┌──

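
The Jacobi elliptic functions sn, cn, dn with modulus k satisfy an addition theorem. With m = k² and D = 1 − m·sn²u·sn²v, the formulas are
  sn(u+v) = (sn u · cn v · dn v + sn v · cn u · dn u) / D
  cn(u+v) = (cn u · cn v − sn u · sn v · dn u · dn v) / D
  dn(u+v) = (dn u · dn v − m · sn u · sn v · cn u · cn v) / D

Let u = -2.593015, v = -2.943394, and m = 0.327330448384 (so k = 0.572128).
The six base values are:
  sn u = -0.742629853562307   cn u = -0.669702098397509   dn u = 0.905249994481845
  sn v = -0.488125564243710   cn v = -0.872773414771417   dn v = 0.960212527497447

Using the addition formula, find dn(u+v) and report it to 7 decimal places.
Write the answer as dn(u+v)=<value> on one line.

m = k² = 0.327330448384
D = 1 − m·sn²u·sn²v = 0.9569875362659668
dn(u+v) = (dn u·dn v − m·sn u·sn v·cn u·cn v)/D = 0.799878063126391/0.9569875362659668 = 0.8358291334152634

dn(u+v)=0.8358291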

└──
┌──

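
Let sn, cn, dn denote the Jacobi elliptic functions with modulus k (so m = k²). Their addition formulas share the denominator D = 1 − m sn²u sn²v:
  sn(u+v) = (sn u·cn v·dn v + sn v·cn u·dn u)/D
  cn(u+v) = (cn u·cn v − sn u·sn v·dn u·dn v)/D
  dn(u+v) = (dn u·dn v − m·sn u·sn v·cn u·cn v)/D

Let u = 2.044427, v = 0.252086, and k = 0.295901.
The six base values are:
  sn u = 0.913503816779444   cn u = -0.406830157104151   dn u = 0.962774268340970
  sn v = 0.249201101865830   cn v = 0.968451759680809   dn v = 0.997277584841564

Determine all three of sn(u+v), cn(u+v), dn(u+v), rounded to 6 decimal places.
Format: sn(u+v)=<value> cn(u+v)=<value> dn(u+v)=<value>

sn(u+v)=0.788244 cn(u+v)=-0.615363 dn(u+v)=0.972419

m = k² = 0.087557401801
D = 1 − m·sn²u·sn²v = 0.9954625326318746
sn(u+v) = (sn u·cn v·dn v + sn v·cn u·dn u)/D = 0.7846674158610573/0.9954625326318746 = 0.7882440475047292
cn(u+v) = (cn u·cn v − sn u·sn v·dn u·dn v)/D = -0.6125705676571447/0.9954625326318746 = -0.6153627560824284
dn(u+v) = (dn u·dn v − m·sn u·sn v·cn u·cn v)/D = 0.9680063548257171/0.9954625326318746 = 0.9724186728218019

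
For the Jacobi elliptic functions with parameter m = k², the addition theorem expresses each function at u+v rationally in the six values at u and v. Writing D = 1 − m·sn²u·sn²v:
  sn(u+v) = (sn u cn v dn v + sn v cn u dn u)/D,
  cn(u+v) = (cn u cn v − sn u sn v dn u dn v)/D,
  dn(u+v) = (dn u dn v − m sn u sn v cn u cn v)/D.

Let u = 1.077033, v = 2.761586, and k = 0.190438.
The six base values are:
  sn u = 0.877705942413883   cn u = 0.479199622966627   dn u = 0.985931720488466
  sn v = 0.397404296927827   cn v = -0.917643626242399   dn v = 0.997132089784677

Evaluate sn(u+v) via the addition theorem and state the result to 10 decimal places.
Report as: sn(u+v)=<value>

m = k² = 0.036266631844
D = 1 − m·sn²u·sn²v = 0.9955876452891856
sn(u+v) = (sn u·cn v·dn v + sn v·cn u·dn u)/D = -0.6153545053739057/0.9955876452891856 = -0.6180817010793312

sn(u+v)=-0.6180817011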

└──

_ABOUT THIS EXERCISE:_
When a line holds the string "modulus", pull it out of the listing.

_EXERCISE OUTPUT:_
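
The Jacobi elliptic functions sn, cn, dn with modulus k satisfy an addition theorem. With m = k² and D = 1 − m·sn²u·sn²v, the formulas are
Let sn, cn, dn denote the Jacobi elliptic functions with modulus k (so m = k²). Their addition formulas share the denominator D = 1 − m sn²u sn²v: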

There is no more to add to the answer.